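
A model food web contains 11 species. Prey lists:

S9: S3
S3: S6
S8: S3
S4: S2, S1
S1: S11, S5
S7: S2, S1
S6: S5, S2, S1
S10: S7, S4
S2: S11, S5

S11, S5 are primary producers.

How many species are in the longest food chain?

One longest chain: S11 → S2 → S6 → S3 → S8.
It has 5 species and 4 links.

5 species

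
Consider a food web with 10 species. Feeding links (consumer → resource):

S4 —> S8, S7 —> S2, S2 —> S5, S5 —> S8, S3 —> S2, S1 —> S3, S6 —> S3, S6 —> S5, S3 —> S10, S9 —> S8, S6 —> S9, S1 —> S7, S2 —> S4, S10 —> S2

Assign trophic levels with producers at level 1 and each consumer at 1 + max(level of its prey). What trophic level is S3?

S8 is a producer → level 1.
S5 eats S8 → level 2.
S2 eats S5 (level 2); other prey at levels: S4 2 → level 3.
S10 eats S2 → level 4.
S3 eats S10 (level 4); other prey at levels: S2 3 → level 5.

Trophic level 5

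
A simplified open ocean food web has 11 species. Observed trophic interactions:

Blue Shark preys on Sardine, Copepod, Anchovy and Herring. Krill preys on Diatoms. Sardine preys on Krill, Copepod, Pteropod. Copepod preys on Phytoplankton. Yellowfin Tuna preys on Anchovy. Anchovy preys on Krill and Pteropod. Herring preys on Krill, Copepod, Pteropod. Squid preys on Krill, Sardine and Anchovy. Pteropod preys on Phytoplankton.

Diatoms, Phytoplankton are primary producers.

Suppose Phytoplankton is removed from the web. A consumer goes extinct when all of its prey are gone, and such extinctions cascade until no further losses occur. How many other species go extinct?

2

Remove Phytoplankton.
Round 1: Pteropod (all prey gone), Copepod (all prey gone) → extinct.
No further losses. Total secondary extinctions: 2.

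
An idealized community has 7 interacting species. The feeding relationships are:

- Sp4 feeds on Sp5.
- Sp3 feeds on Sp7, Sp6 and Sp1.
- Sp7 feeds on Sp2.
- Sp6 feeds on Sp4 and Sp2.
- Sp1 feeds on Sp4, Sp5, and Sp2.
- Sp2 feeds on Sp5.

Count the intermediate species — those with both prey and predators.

Intermediate species (has both prey and predators): Sp4, Sp2, Sp7, Sp1, Sp6.
Count: 5.

5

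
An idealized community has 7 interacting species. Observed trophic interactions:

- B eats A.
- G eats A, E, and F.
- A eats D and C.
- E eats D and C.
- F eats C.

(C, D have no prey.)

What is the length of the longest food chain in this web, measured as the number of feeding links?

2 links

One longest chain: C → E → G.
It has 3 species and 2 links.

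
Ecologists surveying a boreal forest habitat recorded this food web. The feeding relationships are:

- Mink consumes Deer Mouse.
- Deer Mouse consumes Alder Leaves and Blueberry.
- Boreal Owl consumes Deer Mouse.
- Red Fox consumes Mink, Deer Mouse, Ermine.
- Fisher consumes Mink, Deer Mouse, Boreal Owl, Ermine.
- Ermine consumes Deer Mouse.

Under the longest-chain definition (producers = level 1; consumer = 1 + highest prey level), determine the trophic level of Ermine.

Blueberry is a producer → level 1.
Deer Mouse eats Blueberry (level 1); other prey at levels: Alder Leaves 1 → level 2.
Ermine eats Deer Mouse → level 3.

Trophic level 3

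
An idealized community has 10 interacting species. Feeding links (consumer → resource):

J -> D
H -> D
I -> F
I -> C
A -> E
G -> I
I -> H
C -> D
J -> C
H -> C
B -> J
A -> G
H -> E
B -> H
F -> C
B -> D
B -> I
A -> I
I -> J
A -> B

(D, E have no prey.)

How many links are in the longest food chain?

5 links

One longest chain: D → C → F → I → B → A.
It has 6 species and 5 links.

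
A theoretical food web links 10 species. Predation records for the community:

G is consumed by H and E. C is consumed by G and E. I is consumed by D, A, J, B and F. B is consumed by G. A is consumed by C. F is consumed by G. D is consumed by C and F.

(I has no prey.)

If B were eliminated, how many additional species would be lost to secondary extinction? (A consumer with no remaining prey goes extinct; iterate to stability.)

Remove B.
Every predator of it retains at least one other prey: G still has C, F.
No consumer loses all prey, so no secondary extinctions occur.

0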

────────────────

Your task:
So that no detail is lost, give every line of the data again exactly.

Result of this task:
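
A model food web contains 11 species. Prey lists:

S9: S3
S3: S6
S8: S3
S4: S2, S1
S1: S11, S5
S7: S2, S1
S6: S5, S2, S1
S10: S7, S4
S2: S11, S5

S11, S5 are primary producers.

How many species are in the longest food chain?

One longest chain: S11 → S2 → S6 → S3 → S8.
It has 5 species and 4 links.

5 species

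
Consider a food web with 10 species. Feeding links (consumer → resource):

S4 —> S8, S7 —> S2, S2 —> S5, S5 —> S8, S3 —> S2, S1 —> S3, S6 —> S3, S6 —> S5, S3 —> S10, S9 —> S8, S6 —> S9, S1 —> S7, S2 —> S4, S10 —> S2

Assign trophic levels with producers at level 1 and each consumer at 1 + max(level of its prey). What trophic level is S3?

S8 is a producer → level 1.
S5 eats S8 → level 2.
S2 eats S5 (level 2); other prey at levels: S4 2 → level 3.
S10 eats S2 → level 4.
S3 eats S10 (level 4); other prey at levels: S2 3 → level 5.

Trophic level 5

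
A simplified open ocean food web has 11 species. Observed trophic interactions:

Blue Shark preys on Sardine, Copepod, Anchovy and Herring. Krill preys on Diatoms. Sardine preys on Krill, Copepod, Pteropod. Copepod preys on Phytoplankton. Yellowfin Tuna preys on Anchovy. Anchovy preys on Krill and Pteropod. Herring preys on Krill, Copepod, Pteropod. Squid preys on Krill, Sardine and Anchovy. Pteropod preys on Phytoplankton.

Diatoms, Phytoplankton are primary producers.

Suppose Phytoplankton is removed from the web. A consumer goes extinct when all of its prey are gone, and such extinctions cascade until no further losses occur. How many other species go extinct?

2

Remove Phytoplankton.
Round 1: Pteropod (all prey gone), Copepod (all prey gone) → extinct.
No further losses. Total secondary extinctions: 2.

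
An idealized community has 7 interacting species. The feeding relationships are:

- Sp4 feeds on Sp5.
- Sp3 feeds on Sp7, Sp6 and Sp1.
- Sp7 feeds on Sp2.
- Sp6 feeds on Sp4 and Sp2.
- Sp1 feeds on Sp4, Sp5, and Sp2.
- Sp2 feeds on Sp5.

Count the intermediate species — those with both prey and predators.

Intermediate species (has both prey and predators): Sp4, Sp2, Sp7, Sp1, Sp6.
Count: 5.

5

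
An idealized community has 7 interacting species. Observed trophic interactions:

- B eats A.
- G eats A, E, and F.
- A eats D and C.
- E eats D and C.
- F eats C.

(C, D have no prey.)

What is the length of the longest food chain in this web, measured as the number of feeding links?

2 links

One longest chain: C → E → G.
It has 3 species and 2 links.

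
Ecologists surveying a boreal forest habitat recorded this food web. The feeding relationships are:

- Mink consumes Deer Mouse.
- Deer Mouse consumes Alder Leaves and Blueberry.
- Boreal Owl consumes Deer Mouse.
- Red Fox consumes Mink, Deer Mouse, Ermine.
- Fisher consumes Mink, Deer Mouse, Boreal Owl, Ermine.
- Ermine consumes Deer Mouse.

Under the longest-chain definition (producers = level 1; consumer = 1 + highest prey level), determine the trophic level of Ermine.

Blueberry is a producer → level 1.
Deer Mouse eats Blueberry (level 1); other prey at levels: Alder Leaves 1 → level 2.
Ermine eats Deer Mouse → level 3.

Trophic level 3

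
An idealized community has 10 interacting species. Feeding links (consumer → resource):

J -> D
H -> D
I -> F
I -> C
A -> E
G -> I
I -> H
C -> D
J -> C
H -> C
B -> J
A -> G
H -> E
B -> H
F -> C
B -> D
B -> I
A -> I
I -> J
A -> B

(D, E have no prey.)

How many links are in the longest food chain?

5 links

One longest chain: D → C → F → I → B → A.
It has 6 species and 5 links.

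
A theoretical food web links 10 species. Predation records for the community:

G is consumed by H and E. C is consumed by G and E. I is consumed by D, A, J, B and F. B is consumed by G. A is consumed by C. F is consumed by G. D is consumed by C and F.

(I has no prey.)

If B were eliminated, how many additional species would be lost to secondary extinction? (A consumer with no remaining prey goes extinct; iterate to stability.)

Remove B.
Every predator of it retains at least one other prey: G still has C, F.
No consumer loses all prey, so no secondary extinctions occur.

0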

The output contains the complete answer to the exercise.